Reproduce, please, only the lines from the first line below to the line containing "Answer: -1727885", inclusive.

Data records
________

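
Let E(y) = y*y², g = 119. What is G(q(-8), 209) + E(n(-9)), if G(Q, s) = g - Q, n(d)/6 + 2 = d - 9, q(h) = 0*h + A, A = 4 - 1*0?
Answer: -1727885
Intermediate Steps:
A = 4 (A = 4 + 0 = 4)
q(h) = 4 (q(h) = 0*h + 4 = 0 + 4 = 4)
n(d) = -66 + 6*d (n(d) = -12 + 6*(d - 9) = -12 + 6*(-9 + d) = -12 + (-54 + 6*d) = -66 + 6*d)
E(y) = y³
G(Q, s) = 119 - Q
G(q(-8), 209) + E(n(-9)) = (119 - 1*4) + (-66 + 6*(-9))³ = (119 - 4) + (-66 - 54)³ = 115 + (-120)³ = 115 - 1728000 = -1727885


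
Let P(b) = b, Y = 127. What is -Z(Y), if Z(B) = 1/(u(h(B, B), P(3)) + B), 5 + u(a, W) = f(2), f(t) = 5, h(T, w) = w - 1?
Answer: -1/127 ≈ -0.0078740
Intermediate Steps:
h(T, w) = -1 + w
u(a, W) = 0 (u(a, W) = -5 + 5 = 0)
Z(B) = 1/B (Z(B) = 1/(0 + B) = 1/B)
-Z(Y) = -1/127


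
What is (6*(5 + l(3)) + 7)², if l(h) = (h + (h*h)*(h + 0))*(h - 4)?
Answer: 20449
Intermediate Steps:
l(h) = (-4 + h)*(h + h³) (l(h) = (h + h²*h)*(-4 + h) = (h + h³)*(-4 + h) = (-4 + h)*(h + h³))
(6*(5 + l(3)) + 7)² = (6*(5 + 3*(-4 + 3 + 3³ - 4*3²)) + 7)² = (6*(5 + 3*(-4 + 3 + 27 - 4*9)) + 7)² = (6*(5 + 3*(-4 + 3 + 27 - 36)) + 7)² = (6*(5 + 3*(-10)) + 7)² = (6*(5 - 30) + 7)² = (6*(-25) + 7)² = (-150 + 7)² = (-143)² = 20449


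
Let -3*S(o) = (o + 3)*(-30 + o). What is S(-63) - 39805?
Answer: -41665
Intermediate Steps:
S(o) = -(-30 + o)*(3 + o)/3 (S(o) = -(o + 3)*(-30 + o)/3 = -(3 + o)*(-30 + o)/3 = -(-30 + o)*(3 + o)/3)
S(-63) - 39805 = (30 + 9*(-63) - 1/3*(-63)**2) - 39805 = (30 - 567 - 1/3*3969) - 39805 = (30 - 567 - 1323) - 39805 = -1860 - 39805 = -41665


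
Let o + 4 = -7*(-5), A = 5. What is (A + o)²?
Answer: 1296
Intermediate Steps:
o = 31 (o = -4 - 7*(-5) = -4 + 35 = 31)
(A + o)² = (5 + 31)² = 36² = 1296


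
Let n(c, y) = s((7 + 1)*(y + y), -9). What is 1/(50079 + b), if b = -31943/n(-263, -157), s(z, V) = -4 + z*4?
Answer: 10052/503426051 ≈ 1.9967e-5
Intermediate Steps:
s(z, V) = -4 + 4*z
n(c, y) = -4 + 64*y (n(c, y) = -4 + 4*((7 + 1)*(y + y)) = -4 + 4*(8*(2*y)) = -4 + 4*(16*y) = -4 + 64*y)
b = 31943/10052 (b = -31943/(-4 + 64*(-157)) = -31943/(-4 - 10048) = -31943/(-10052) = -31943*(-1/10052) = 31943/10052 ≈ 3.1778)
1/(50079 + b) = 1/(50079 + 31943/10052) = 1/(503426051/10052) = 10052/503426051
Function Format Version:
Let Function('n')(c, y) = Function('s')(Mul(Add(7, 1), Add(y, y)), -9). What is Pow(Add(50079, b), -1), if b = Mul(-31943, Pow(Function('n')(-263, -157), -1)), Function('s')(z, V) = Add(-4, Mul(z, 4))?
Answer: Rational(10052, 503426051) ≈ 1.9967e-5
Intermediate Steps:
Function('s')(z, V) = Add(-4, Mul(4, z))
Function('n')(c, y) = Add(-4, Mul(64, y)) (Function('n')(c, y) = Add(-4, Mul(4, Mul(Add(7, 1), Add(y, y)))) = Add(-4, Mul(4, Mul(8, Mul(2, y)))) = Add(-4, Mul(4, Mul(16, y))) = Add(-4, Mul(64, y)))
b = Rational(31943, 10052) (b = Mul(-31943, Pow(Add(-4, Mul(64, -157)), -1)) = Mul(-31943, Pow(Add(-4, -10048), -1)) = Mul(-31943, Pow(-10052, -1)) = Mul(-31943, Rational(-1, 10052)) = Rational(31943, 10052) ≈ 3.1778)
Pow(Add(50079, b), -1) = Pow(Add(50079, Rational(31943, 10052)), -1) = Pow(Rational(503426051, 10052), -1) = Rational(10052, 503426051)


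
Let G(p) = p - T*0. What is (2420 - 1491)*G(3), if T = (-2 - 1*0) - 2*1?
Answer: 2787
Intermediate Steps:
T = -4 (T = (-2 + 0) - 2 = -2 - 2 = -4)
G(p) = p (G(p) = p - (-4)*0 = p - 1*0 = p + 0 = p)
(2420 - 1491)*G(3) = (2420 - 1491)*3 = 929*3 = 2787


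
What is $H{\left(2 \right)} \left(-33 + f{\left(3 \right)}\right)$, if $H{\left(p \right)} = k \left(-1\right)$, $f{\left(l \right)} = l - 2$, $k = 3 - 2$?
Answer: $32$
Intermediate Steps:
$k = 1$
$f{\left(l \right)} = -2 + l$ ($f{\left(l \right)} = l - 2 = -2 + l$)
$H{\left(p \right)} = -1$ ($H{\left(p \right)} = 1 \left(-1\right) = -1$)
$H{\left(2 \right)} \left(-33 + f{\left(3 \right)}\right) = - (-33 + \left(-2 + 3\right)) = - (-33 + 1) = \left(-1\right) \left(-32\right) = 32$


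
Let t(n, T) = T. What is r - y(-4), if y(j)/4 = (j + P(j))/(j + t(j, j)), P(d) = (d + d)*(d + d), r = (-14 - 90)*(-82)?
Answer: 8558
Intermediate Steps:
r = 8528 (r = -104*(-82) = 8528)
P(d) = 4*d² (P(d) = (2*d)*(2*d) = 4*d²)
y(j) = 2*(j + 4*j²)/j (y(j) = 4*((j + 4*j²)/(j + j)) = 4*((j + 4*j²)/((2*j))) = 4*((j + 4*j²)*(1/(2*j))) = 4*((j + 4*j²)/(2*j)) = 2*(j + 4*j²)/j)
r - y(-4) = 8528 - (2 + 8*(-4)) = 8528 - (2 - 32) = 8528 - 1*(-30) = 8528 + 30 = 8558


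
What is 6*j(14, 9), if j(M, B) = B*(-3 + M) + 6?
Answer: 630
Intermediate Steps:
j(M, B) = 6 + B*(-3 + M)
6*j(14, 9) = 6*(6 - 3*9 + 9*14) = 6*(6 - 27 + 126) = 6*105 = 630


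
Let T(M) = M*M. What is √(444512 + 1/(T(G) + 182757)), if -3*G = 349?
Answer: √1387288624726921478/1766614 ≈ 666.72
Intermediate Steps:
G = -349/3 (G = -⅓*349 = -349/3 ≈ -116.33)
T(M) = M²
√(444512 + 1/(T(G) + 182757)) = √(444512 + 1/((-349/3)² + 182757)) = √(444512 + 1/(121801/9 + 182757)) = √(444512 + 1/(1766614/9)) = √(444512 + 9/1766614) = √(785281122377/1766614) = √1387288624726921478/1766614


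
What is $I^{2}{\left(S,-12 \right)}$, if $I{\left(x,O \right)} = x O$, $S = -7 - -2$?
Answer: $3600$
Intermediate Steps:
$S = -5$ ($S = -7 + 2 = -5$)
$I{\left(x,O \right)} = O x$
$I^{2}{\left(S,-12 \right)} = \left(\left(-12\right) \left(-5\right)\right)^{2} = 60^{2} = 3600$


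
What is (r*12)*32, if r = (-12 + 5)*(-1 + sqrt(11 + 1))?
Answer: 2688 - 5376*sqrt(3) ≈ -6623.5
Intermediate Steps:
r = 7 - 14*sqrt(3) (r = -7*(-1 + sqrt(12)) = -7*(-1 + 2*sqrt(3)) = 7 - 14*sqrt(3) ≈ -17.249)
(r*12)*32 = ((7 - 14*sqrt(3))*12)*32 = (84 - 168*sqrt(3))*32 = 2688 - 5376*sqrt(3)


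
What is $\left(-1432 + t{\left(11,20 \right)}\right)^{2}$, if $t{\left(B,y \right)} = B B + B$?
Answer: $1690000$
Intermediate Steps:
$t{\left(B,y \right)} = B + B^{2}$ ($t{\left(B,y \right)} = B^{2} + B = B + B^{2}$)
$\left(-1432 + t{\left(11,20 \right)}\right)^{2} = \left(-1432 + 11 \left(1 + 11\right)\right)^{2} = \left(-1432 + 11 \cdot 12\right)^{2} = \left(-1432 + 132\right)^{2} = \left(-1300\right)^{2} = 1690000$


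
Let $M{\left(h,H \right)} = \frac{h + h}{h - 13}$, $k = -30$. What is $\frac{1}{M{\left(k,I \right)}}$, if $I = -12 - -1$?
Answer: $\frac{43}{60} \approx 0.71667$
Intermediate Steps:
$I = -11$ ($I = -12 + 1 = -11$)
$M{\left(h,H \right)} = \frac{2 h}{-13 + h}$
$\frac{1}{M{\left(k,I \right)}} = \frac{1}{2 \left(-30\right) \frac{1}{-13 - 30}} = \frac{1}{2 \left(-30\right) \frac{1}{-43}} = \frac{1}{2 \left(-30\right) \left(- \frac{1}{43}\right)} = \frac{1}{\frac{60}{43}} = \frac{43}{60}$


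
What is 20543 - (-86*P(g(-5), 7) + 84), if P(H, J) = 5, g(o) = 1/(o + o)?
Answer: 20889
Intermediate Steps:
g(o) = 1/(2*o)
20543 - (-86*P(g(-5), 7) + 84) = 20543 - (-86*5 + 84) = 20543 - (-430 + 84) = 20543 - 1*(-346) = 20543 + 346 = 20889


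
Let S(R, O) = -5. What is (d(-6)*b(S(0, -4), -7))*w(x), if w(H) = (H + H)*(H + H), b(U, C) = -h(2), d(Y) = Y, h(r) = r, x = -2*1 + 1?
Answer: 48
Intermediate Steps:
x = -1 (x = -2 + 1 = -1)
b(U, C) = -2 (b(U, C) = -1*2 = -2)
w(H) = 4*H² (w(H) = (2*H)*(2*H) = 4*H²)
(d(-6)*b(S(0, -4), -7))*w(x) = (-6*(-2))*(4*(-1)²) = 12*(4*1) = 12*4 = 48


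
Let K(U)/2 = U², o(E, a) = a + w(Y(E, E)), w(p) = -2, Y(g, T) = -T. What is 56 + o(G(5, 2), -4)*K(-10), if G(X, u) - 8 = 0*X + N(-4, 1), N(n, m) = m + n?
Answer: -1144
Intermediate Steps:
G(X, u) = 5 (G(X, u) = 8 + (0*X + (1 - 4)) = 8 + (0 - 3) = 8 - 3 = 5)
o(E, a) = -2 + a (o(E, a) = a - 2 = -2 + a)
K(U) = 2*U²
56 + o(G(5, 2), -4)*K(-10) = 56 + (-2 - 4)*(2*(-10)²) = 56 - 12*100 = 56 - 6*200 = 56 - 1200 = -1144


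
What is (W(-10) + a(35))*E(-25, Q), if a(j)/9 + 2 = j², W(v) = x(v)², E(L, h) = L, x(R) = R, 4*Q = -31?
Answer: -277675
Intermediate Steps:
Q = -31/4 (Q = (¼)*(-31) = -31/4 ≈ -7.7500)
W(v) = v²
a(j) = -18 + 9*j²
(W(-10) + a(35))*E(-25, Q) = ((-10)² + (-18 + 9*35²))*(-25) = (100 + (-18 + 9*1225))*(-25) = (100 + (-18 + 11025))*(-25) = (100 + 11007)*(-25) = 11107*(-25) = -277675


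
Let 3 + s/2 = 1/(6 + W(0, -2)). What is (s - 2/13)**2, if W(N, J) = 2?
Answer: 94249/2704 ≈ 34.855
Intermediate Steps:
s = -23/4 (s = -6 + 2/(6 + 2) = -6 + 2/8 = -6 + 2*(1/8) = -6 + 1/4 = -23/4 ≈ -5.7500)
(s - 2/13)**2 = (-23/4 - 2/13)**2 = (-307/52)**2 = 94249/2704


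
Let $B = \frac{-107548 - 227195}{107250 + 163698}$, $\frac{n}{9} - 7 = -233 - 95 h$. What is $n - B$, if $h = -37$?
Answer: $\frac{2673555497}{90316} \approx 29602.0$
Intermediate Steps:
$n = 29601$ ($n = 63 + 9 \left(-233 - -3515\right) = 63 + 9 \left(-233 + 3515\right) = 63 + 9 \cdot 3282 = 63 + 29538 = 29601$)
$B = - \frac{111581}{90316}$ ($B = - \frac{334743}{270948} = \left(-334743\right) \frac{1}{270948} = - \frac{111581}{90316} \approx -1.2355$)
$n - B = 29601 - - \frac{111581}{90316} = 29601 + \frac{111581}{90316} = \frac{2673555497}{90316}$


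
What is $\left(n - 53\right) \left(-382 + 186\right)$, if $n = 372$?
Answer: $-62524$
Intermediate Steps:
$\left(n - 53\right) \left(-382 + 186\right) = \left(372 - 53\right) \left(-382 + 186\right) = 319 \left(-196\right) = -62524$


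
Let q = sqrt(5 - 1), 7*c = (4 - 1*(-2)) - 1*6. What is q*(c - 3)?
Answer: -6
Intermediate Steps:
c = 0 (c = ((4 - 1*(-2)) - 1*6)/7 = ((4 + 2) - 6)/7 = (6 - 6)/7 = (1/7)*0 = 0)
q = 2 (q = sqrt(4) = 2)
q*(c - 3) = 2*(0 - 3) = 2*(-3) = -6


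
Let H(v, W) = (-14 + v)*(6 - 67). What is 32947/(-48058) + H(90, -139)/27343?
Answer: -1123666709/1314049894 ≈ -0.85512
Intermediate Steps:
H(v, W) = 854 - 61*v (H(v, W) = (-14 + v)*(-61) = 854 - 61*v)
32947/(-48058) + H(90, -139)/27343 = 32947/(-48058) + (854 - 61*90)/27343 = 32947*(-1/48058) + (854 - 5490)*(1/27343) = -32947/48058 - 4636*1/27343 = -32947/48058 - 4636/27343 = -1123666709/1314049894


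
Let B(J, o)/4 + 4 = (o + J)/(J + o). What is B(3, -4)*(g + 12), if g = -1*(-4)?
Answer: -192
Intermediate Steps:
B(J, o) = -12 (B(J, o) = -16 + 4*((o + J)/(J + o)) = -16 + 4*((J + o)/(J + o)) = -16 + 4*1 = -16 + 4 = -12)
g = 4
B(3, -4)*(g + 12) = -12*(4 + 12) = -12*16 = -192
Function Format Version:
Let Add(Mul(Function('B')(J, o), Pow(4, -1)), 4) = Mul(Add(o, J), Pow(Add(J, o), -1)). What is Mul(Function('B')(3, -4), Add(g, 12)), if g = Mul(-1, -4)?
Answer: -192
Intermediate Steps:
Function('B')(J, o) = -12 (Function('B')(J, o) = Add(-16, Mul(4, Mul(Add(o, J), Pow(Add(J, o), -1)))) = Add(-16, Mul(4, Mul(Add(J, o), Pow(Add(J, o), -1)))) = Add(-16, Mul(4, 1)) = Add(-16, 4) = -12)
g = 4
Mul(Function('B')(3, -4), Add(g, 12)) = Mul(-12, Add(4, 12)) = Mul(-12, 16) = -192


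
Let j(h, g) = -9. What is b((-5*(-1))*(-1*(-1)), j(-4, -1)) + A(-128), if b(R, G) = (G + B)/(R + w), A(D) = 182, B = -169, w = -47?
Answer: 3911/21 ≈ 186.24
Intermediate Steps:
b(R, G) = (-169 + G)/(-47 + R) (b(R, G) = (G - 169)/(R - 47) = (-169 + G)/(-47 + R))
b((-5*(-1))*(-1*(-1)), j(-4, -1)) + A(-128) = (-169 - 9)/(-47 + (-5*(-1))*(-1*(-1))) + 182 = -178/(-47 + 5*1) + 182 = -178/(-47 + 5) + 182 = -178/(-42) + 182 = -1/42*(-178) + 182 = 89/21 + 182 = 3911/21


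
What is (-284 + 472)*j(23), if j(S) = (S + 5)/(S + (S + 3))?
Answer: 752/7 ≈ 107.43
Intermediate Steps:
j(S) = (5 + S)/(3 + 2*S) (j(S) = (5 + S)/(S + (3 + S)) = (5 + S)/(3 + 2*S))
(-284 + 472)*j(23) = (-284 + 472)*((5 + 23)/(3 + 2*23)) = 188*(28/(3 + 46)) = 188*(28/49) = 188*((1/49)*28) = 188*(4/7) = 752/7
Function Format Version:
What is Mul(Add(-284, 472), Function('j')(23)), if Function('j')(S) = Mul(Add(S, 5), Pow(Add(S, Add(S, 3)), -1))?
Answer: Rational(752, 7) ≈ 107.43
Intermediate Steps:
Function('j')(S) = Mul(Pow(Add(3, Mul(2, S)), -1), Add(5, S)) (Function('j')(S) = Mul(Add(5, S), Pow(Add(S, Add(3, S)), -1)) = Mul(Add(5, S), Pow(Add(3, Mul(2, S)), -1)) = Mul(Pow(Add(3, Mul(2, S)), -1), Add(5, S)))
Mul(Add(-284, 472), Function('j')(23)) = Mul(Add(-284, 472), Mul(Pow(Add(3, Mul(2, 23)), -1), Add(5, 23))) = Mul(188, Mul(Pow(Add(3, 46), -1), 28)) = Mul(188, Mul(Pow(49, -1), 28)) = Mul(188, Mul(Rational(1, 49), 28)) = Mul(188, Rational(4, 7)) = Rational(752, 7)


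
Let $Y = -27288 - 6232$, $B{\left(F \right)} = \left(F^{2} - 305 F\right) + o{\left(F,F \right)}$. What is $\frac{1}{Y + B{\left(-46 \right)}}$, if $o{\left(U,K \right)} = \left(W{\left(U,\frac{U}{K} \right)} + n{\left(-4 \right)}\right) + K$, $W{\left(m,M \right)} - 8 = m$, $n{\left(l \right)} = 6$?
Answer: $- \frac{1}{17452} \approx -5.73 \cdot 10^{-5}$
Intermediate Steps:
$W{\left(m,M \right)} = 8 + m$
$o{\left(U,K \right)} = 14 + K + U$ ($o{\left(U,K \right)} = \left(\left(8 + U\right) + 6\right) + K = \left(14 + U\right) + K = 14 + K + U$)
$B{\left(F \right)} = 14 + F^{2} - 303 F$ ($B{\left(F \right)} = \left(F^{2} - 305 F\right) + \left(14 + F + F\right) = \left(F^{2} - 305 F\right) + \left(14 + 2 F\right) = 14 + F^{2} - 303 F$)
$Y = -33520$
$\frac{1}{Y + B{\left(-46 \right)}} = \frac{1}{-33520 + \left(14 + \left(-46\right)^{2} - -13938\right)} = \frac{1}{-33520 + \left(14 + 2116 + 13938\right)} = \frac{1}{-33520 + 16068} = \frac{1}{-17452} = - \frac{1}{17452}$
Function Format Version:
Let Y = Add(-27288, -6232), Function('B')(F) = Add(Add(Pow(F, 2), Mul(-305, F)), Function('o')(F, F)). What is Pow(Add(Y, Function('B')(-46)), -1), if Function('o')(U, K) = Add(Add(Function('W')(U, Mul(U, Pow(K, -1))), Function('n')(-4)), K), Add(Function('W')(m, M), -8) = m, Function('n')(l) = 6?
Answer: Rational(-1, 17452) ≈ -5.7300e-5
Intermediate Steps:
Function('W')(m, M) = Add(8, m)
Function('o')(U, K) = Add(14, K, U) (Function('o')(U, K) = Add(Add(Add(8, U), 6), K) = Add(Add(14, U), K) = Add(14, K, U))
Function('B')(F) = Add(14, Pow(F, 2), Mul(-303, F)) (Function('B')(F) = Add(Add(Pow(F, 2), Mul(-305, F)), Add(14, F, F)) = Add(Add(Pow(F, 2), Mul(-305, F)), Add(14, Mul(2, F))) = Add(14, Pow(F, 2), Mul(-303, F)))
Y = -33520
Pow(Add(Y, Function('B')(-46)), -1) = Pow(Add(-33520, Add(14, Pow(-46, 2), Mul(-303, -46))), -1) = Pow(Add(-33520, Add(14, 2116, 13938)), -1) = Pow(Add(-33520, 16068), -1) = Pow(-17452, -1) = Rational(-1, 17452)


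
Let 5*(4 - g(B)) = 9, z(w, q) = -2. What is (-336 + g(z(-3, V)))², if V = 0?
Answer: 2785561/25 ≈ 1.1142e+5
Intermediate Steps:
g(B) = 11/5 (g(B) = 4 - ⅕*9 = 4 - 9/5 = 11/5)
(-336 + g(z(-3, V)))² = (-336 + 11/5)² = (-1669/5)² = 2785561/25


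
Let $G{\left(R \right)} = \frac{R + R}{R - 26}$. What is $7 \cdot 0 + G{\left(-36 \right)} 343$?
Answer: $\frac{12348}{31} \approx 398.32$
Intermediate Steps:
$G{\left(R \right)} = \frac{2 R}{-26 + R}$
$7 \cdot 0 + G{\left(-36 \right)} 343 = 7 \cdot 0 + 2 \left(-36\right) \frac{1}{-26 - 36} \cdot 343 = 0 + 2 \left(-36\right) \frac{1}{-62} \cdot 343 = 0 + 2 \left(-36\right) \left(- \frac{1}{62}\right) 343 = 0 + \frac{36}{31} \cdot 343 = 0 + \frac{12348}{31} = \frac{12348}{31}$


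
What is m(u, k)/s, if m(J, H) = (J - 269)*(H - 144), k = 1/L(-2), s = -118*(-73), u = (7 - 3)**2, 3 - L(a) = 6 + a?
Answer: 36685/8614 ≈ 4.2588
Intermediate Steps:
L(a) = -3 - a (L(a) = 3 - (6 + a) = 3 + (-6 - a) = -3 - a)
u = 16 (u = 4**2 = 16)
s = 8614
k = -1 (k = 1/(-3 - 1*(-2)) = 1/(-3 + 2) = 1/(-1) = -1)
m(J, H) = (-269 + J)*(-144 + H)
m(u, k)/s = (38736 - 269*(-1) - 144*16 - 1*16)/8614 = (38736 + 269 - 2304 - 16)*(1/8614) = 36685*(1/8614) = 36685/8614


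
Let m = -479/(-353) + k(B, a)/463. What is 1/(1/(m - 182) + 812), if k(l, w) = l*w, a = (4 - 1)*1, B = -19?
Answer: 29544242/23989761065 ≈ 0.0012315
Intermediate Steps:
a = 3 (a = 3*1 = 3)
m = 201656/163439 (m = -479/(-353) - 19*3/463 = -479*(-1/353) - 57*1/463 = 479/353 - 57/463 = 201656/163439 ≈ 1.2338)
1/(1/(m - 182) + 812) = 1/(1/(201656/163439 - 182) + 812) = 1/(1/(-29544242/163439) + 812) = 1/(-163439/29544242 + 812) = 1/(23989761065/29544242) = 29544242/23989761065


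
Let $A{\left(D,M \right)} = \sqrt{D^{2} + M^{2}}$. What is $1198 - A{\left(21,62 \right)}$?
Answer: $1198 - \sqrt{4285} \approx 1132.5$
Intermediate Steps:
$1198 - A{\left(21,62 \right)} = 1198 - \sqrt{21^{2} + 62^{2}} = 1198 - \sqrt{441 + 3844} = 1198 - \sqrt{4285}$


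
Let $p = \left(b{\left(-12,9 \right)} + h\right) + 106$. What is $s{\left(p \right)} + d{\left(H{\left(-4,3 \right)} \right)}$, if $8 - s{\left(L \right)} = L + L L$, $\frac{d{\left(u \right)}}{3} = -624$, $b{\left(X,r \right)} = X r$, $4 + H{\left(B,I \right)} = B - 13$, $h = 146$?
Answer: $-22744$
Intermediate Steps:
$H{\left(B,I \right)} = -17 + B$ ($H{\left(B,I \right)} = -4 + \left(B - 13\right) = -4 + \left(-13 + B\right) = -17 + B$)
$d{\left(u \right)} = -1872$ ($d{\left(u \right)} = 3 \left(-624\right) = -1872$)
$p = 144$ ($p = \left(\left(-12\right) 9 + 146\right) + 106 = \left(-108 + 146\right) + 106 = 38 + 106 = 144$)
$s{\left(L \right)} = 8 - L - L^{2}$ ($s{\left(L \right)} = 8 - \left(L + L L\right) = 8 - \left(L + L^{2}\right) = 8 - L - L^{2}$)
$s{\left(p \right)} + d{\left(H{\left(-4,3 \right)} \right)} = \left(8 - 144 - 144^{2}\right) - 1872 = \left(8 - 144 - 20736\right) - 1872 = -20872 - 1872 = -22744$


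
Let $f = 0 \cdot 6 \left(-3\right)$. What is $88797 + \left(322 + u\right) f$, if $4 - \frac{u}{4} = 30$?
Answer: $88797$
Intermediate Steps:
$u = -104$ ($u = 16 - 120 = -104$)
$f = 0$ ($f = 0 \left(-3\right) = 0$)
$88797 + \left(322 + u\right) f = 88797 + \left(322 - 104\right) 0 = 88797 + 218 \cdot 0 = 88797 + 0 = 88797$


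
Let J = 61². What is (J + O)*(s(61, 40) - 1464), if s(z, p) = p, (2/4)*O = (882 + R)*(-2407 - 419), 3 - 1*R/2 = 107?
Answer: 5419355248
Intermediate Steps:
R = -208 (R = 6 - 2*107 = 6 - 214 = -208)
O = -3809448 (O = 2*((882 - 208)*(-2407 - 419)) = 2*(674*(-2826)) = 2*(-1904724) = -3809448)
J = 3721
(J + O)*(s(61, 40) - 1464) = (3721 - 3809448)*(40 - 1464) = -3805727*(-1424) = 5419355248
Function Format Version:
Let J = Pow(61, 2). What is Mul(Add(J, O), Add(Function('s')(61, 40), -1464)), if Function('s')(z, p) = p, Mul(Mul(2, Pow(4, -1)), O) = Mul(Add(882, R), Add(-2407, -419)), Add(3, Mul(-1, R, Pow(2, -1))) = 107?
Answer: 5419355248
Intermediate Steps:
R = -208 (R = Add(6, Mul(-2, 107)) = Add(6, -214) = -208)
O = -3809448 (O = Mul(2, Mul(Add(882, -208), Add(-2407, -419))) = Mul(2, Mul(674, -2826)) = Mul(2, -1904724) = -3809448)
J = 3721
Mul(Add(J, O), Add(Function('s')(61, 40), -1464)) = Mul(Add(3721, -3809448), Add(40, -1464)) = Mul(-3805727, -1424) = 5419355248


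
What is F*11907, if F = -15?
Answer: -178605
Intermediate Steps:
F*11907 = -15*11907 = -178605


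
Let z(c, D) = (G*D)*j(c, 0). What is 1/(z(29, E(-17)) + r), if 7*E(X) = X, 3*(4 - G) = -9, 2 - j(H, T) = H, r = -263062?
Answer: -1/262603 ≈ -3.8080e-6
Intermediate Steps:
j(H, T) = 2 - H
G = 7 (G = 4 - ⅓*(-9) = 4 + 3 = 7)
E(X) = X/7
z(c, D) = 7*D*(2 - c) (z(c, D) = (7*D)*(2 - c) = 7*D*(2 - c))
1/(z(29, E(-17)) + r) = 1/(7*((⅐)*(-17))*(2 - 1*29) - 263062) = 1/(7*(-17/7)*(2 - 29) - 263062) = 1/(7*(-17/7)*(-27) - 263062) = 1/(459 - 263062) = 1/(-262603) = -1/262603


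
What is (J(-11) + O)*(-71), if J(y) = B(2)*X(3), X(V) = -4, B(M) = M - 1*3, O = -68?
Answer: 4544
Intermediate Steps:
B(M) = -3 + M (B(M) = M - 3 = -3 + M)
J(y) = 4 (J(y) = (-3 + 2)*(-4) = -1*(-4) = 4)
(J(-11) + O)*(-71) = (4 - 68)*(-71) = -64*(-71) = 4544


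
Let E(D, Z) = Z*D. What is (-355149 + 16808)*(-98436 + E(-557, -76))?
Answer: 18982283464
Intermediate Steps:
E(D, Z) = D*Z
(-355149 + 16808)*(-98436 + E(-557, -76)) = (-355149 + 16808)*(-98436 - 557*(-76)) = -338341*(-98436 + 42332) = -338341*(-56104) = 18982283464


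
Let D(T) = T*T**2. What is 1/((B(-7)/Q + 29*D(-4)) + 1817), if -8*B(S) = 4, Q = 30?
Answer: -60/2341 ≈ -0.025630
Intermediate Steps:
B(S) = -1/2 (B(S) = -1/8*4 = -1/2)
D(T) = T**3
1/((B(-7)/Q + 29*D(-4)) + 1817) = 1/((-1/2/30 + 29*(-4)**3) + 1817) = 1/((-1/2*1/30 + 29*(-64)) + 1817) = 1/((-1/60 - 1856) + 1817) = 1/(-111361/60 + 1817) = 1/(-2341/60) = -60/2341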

________

TASK SOLUTION.
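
Let E(y) = y*y², g = 119. What is G(q(-8), 209) + E(n(-9)), if G(Q, s) = g - Q, n(d)/6 + 2 = d - 9, q(h) = 0*h + A, A = 4 - 1*0?
Answer: -1727885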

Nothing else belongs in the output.